* _About this task_
Only lines with the string "table" are wanted. Pull them out of the data.
** Opening Records for this task block **
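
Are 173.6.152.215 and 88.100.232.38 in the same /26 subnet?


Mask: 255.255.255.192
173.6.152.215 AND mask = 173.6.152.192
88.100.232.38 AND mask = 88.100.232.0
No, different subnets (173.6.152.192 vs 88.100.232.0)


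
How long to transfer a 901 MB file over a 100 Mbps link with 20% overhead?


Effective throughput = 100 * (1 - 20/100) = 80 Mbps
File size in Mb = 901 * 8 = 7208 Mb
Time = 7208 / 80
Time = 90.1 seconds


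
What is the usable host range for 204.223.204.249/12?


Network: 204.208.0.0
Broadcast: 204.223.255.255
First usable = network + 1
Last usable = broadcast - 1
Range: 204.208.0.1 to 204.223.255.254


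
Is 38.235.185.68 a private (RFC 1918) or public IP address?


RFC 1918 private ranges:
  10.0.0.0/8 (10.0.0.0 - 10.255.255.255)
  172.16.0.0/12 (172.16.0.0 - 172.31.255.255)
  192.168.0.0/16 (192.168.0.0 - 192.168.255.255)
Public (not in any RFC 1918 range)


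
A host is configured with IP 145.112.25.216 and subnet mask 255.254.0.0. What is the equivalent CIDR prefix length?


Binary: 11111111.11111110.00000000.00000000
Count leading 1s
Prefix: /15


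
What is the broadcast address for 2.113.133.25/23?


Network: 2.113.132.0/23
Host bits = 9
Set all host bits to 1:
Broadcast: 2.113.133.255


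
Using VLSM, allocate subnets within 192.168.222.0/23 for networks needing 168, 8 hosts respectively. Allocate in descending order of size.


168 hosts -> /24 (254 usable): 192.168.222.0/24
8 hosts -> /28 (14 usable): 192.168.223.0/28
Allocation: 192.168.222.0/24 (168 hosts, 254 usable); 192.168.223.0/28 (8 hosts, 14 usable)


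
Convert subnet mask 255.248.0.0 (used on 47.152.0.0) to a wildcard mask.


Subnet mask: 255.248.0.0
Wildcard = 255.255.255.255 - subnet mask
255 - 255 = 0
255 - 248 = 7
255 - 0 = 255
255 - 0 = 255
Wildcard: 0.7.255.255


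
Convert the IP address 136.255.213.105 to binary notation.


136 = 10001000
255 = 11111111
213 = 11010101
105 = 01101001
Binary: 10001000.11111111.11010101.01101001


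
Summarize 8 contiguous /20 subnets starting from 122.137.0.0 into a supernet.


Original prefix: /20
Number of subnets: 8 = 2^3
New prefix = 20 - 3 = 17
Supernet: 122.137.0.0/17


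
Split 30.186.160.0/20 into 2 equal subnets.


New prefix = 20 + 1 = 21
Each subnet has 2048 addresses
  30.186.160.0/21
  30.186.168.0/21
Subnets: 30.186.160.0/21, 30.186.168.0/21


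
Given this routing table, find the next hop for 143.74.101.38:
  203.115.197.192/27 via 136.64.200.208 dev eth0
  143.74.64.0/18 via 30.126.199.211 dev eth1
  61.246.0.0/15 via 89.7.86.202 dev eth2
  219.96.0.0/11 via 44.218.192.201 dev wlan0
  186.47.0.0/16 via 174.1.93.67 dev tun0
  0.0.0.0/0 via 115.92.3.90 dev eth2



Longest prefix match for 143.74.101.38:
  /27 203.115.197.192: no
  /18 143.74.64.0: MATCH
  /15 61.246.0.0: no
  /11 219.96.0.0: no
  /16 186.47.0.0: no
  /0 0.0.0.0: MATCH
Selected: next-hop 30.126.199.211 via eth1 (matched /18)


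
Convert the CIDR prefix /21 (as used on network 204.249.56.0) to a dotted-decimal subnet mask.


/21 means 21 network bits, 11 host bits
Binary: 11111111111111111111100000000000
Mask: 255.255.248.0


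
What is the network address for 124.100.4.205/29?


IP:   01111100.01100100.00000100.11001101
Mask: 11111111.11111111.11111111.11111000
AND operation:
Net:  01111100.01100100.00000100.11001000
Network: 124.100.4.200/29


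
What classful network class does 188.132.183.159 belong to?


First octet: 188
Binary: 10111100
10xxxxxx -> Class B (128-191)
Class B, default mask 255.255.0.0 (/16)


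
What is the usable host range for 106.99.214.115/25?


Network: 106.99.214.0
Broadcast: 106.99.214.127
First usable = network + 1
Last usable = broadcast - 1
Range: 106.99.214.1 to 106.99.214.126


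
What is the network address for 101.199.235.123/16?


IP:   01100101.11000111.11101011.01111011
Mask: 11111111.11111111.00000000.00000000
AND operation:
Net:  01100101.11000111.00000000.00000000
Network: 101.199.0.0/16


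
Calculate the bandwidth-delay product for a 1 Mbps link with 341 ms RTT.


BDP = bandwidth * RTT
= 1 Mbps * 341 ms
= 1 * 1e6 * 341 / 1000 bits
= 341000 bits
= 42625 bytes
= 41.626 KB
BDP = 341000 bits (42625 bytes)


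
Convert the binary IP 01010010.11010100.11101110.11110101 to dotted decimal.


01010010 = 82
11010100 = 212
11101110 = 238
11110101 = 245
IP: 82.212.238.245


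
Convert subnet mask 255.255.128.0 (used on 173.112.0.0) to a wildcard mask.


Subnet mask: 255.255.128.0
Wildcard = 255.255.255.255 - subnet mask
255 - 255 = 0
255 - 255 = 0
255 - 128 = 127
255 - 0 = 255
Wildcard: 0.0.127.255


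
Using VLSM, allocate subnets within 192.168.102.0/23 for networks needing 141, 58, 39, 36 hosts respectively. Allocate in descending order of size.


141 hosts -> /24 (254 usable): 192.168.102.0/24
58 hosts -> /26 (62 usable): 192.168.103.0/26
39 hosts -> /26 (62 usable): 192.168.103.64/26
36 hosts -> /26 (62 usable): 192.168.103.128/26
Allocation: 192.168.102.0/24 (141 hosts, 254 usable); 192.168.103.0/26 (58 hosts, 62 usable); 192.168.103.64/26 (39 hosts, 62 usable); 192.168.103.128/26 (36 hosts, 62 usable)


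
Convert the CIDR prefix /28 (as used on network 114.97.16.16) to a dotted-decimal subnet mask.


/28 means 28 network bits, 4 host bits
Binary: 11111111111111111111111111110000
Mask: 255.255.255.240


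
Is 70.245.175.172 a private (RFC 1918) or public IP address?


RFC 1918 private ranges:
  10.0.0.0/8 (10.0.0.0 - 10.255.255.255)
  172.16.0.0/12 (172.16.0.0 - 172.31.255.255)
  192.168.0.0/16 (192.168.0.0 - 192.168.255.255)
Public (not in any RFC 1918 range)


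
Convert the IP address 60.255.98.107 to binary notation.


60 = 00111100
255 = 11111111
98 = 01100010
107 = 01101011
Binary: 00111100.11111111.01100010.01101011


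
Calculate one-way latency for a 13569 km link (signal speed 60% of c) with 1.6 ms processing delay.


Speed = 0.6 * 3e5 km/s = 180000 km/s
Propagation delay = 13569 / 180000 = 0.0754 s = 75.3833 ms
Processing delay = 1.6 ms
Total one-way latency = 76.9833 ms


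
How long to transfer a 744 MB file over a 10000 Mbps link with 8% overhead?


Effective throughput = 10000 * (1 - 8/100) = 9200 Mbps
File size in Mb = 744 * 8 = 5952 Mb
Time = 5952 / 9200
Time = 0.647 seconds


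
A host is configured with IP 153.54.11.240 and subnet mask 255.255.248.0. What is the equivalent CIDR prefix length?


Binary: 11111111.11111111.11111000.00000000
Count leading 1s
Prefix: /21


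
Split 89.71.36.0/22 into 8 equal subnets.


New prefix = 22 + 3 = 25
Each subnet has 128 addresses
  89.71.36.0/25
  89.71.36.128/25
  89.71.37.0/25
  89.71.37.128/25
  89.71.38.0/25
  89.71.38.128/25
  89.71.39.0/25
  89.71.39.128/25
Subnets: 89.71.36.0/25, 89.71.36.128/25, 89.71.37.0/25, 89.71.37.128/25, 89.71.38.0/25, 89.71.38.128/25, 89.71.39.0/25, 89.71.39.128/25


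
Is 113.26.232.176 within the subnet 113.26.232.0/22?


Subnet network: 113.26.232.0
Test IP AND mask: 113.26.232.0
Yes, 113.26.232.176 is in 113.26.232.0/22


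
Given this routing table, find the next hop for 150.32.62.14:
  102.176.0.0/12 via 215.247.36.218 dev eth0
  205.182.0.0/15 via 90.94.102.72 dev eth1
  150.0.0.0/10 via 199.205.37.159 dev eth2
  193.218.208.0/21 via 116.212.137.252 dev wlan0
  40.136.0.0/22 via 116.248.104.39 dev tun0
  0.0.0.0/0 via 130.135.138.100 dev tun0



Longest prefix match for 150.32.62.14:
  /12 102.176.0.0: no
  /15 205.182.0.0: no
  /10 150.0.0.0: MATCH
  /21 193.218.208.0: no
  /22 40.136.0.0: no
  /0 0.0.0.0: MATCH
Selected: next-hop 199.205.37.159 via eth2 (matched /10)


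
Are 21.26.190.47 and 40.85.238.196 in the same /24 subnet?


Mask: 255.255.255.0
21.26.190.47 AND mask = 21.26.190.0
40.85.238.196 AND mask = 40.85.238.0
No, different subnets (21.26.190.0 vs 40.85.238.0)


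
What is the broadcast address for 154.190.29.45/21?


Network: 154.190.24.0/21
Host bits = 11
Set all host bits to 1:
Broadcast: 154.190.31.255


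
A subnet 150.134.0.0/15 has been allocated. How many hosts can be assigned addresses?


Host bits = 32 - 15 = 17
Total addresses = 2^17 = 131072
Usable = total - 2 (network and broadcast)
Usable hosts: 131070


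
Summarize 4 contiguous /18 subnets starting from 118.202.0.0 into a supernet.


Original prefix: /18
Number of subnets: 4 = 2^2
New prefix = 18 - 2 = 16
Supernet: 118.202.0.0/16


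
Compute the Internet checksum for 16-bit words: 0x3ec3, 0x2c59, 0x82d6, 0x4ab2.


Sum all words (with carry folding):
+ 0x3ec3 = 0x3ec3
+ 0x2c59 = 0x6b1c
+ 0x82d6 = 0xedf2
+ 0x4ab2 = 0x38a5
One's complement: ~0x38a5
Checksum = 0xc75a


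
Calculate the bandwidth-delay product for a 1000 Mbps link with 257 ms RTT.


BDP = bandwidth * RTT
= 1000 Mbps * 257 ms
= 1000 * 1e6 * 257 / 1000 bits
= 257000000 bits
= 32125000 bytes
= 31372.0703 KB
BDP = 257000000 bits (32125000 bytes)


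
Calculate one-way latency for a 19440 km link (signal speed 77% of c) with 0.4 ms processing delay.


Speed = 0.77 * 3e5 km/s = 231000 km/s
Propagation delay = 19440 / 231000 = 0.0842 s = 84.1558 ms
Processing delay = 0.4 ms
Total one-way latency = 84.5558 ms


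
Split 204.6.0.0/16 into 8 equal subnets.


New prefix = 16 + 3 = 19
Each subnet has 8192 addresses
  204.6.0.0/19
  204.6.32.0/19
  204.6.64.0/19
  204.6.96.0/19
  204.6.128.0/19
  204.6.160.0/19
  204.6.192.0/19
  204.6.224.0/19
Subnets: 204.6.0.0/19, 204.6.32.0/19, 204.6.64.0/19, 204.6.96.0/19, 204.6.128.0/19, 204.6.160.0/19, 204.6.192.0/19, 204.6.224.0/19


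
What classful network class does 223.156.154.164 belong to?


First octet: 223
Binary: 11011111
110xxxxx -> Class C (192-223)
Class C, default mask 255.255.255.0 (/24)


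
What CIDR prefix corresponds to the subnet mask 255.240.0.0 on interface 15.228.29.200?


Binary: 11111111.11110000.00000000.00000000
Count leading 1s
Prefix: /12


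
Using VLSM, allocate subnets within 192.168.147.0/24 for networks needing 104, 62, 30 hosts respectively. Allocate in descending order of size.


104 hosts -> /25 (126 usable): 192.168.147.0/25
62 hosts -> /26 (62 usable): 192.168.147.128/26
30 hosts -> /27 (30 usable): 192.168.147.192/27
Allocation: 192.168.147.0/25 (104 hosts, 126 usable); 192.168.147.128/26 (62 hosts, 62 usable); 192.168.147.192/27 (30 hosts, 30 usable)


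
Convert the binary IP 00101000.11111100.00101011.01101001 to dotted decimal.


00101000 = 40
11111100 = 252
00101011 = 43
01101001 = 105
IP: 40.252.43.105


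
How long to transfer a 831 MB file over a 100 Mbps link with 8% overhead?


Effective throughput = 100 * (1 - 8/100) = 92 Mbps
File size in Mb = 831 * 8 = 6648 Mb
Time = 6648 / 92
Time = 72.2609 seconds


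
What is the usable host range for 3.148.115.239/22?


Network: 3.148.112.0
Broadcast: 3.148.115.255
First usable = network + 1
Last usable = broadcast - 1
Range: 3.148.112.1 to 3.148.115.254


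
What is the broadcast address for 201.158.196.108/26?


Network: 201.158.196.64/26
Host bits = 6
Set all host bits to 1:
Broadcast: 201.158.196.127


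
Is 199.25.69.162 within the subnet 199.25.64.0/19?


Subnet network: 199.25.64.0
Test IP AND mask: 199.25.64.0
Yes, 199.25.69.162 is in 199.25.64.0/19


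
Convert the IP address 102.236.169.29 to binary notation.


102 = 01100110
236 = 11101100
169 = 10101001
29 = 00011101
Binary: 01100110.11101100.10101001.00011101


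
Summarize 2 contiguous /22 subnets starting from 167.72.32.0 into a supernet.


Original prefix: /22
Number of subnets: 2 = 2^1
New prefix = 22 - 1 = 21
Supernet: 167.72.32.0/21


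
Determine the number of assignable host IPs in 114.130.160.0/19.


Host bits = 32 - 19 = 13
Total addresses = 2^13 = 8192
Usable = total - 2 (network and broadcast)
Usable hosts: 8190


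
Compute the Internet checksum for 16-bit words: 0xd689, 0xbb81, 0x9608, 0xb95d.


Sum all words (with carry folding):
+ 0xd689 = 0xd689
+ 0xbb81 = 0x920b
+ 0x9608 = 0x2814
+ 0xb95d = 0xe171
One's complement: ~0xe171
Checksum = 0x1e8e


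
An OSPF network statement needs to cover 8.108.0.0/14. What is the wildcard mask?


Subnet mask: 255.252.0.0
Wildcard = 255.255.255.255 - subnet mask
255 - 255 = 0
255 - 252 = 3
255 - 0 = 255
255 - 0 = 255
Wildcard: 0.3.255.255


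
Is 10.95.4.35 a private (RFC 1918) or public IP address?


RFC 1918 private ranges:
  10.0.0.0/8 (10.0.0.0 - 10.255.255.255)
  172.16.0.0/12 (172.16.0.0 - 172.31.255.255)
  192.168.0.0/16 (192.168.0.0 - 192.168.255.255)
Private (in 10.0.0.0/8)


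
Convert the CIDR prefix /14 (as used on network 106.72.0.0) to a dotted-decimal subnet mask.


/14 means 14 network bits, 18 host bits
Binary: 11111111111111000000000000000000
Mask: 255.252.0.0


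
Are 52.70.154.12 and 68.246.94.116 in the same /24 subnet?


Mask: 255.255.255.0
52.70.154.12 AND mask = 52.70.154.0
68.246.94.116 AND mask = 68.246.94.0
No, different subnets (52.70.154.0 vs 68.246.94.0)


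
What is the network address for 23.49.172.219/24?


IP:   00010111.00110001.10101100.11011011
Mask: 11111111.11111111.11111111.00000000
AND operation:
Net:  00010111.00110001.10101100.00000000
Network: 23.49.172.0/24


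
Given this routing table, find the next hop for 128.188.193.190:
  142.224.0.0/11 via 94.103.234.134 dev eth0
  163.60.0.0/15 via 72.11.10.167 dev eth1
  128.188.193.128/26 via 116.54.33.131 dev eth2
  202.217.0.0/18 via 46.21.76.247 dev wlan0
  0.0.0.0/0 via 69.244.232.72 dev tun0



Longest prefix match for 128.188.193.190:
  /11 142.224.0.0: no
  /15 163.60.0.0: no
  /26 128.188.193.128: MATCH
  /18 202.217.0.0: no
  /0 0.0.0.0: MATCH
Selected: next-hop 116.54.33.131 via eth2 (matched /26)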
** Closing Records for this task block **
* _Your solution_
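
Given this routing table, find the next hop for 143.74.101.38:
Given this routing table, find the next hop for 150.32.62.14:
Given this routing table, find the next hop for 128.188.193.190: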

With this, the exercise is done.